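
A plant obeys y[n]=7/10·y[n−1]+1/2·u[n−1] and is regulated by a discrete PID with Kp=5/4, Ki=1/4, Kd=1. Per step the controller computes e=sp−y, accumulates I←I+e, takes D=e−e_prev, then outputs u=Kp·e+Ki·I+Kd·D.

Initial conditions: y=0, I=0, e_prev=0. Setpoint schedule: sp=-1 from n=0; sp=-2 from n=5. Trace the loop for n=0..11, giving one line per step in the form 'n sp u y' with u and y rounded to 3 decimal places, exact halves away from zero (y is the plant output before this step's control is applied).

0 -1 -2.500 0.000
1 -1 1.375 -1.250
2 -1 -2.469 -0.188
3 -1 1.336 -1.366
4 -1 -2.445 -0.288
5 -2 -1.205 -1.424
6 -2 -1.047 -1.599
7 -2 -1.213 -1.643
8 -2 -1.062 -1.757
9 -2 -1.227 -1.761
10 -2 -1.077 -1.846
11 -2 -1.239 -1.831

(exact arithmetic carried between steps; '≈' marks a value shown rounded to 6 d.p. or computed from one; I and e_prev carry over from the previous line; the table rounds u and y to 3 d.p., halves away from zero)
n=0: y=0, sp=-1, e=sp−y=-1; I=-1, D=e−e_prev=-1; u=5/4·(-1)+1/4·(-1)+1·(-1)=-2.5; next y=7/10·0+1/2·(-2.5)=-1.25
n=1: y=-1.25, sp=-1, e=sp−y=0.25; I=-0.75, D=e−e_prev=1.25; u=5/4·0.25+1/4·(-0.75)+1·1.25=1.375; next y=7/10·(-1.25)+1/2·1.375=-0.1875
n=2: y=-0.1875, sp=-1, e=sp−y=-0.8125; I=-1.5625, D=e−e_prev=-1.0625; u=5/4·(-0.8125)+1/4·(-1.5625)+1·(-1.0625)=-2.46875; next y=7/10·(-0.1875)+1/2·(-2.46875)=-1.365625
n=3: y=-1.365625, sp=-1, e=sp−y=0.365625; I=-1.196875, D=e−e_prev=1.178125; u=5/4·0.365625+1/4·(-1.196875)+1·1.178125≈1.335938; next y=7/10·(-1.365625)+1/2·1.335938≈-0.287969
n=4: y≈-0.287969, sp=-1, e=sp−y≈-0.712031; I≈-1.908906, D=e−e_prev≈-1.077656; u=5/4·(-0.712031)+1/4·(-1.908906)+1·(-1.077656)≈-2.444922; next y=7/10·(-0.287969)+1/2·(-2.444922)≈-1.424039
n=5: y≈-1.424039, sp=-2, e=sp−y≈-0.575961; I≈-2.484867, D=e−e_prev≈0.136070; u=5/4·(-0.575961)+1/4·(-2.484867)+1·0.136070≈-1.205098; next y=7/10·(-1.424039)+1/2·(-1.205098)≈-1.599376
n=6: y≈-1.599376, sp=-2, e=sp−y≈-0.400624; I≈-2.885491, D=e−e_prev≈0.175337; u=5/4·(-0.400624)+1/4·(-2.885491)+1·0.175337≈-1.046815; next y=7/10·(-1.599376)+1/2·(-1.046815)≈-1.642971
n=7: y≈-1.642971, sp=-2, e=sp−y≈-0.357029; I≈-3.242520, D=e−e_prev≈0.043595; u=5/4·(-0.357029)+1/4·(-3.242520)+1·0.043595≈-1.213321; next y=7/10·(-1.642971)+1/2·(-1.213321)≈-1.756740
n=8: y≈-1.756740, sp=-2, e=sp−y≈-0.243260; I≈-3.485780, D=e−e_prev≈0.113769; u=5/4·(-0.243260)+1/4·(-3.485780)+1·0.113769≈-1.061750; next y=7/10·(-1.756740)+1/2·(-1.061750)≈-1.760593
n=9: y≈-1.760593, sp=-2, e=sp−y≈-0.239407; I≈-3.725186, D=e−e_prev≈0.003853; u=5/4·(-0.239407)+1/4·(-3.725186)+1·0.003853≈-1.226702; next y=7/10·(-1.760593)+1/2·(-1.226702)≈-1.845766
n=10: y≈-1.845766, sp=-2, e=sp−y≈-0.154234; I≈-3.879420, D=e−e_prev≈0.085173; u=5/4·(-0.154234)+1/4·(-3.879420)+1·0.085173≈-1.077474; next y=7/10·(-1.845766)+1/2·(-1.077474)≈-1.830773
n=11: y≈-1.830773, sp=-2, e=sp−y≈-0.169227; I≈-4.048647, D=e−e_prev≈-0.014993; u=5/4·(-0.169227)+1/4·(-4.048647)+1·(-0.014993)≈-1.238688; next y=7/10·(-1.830773)+1/2·(-1.238688)≈-1.900885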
+ + + + + + +
**Problem statement**
The complete listing, unchanged, is the expected answer.

**Response area**
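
A plant obeys y[n]=7/10·y[n−1]+1/2·u[n−1] and is regulated by a discrete PID with Kp=5/4, Ki=1/4, Kd=1. Per step the controller computes e=sp−y, accumulates I←I+e, takes D=e−e_prev, then outputs u=Kp·e+Ki·I+Kd·D.

Initial conditions: y=0, I=0, e_prev=0. Setpoint schedule: sp=-1 from n=0; sp=-2 from n=5. Trace the loop for n=0..11, giving one line per step in the form 'n sp u y' with u and y rounded to 3 decimal places, exact halves away from zero (y is the plant output before this step's control is applied).

0 -1 -2.500 0.000
1 -1 1.375 -1.250
2 -1 -2.469 -0.188
3 -1 1.336 -1.366
4 -1 -2.445 -0.288
5 -2 -1.205 -1.424
6 -2 -1.047 -1.599
7 -2 -1.213 -1.643
8 -2 -1.062 -1.757
9 -2 -1.227 -1.761
10 -2 -1.077 -1.846
11 -2 -1.239 -1.831

(exact arithmetic carried between steps; '≈' marks a value shown rounded to 6 d.p. or computed from one; I and e_prev carry over from the previous line; the table rounds u and y to 3 d.p., halves away from zero)
n=0: y=0, sp=-1, e=sp−y=-1; I=-1, D=e−e_prev=-1; u=5/4·(-1)+1/4·(-1)+1·(-1)=-2.5; next y=7/10·0+1/2·(-2.5)=-1.25
n=1: y=-1.25, sp=-1, e=sp−y=0.25; I=-0.75, D=e−e_prev=1.25; u=5/4·0.25+1/4·(-0.75)+1·1.25=1.375; next y=7/10·(-1.25)+1/2·1.375=-0.1875
n=2: y=-0.1875, sp=-1, e=sp−y=-0.8125; I=-1.5625, D=e−e_prev=-1.0625; u=5/4·(-0.8125)+1/4·(-1.5625)+1·(-1.0625)=-2.46875; next y=7/10·(-0.1875)+1/2·(-2.46875)=-1.365625
n=3: y=-1.365625, sp=-1, e=sp−y=0.365625; I=-1.196875, D=e−e_prev=1.178125; u=5/4·0.365625+1/4·(-1.196875)+1·1.178125≈1.335938; next y=7/10·(-1.365625)+1/2·1.335938≈-0.287969
n=4: y≈-0.287969, sp=-1, e=sp−y≈-0.712031; I≈-1.908906, D=e−e_prev≈-1.077656; u=5/4·(-0.712031)+1/4·(-1.908906)+1·(-1.077656)≈-2.444922; next y=7/10·(-0.287969)+1/2·(-2.444922)≈-1.424039
n=5: y≈-1.424039, sp=-2, e=sp−y≈-0.575961; I≈-2.484867, D=e−e_prev≈0.136070; u=5/4·(-0.575961)+1/4·(-2.484867)+1·0.136070≈-1.205098; next y=7/10·(-1.424039)+1/2·(-1.205098)≈-1.599376
n=6: y≈-1.599376, sp=-2, e=sp−y≈-0.400624; I≈-2.885491, D=e−e_prev≈0.175337; u=5/4·(-0.400624)+1/4·(-2.885491)+1·0.175337≈-1.046815; next y=7/10·(-1.599376)+1/2·(-1.046815)≈-1.642971
n=7: y≈-1.642971, sp=-2, e=sp−y≈-0.357029; I≈-3.242520, D=e−e_prev≈0.043595; u=5/4·(-0.357029)+1/4·(-3.242520)+1·0.043595≈-1.213321; next y=7/10·(-1.642971)+1/2·(-1.213321)≈-1.756740
n=8: y≈-1.756740, sp=-2, e=sp−y≈-0.243260; I≈-3.485780, D=e−e_prev≈0.113769; u=5/4·(-0.243260)+1/4·(-3.485780)+1·0.113769≈-1.061750; next y=7/10·(-1.756740)+1/2·(-1.061750)≈-1.760593
n=9: y≈-1.760593, sp=-2, e=sp−y≈-0.239407; I≈-3.725186, D=e−e_prev≈0.003853; u=5/4·(-0.239407)+1/4·(-3.725186)+1·0.003853≈-1.226702; next y=7/10·(-1.760593)+1/2·(-1.226702)≈-1.845766
n=10: y≈-1.845766, sp=-2, e=sp−y≈-0.154234; I≈-3.879420, D=e−e_prev≈0.085173; u=5/4·(-0.154234)+1/4·(-3.879420)+1·0.085173≈-1.077474; next y=7/10·(-1.845766)+1/2·(-1.077474)≈-1.830773
n=11: y≈-1.830773, sp=-2, e=sp−y≈-0.169227; I≈-4.048647, D=e−e_prev≈-0.014993; u=5/4·(-0.169227)+1/4·(-4.048647)+1·(-0.014993)≈-1.238688; next y=7/10·(-1.830773)+1/2·(-1.238688)≈-1.900885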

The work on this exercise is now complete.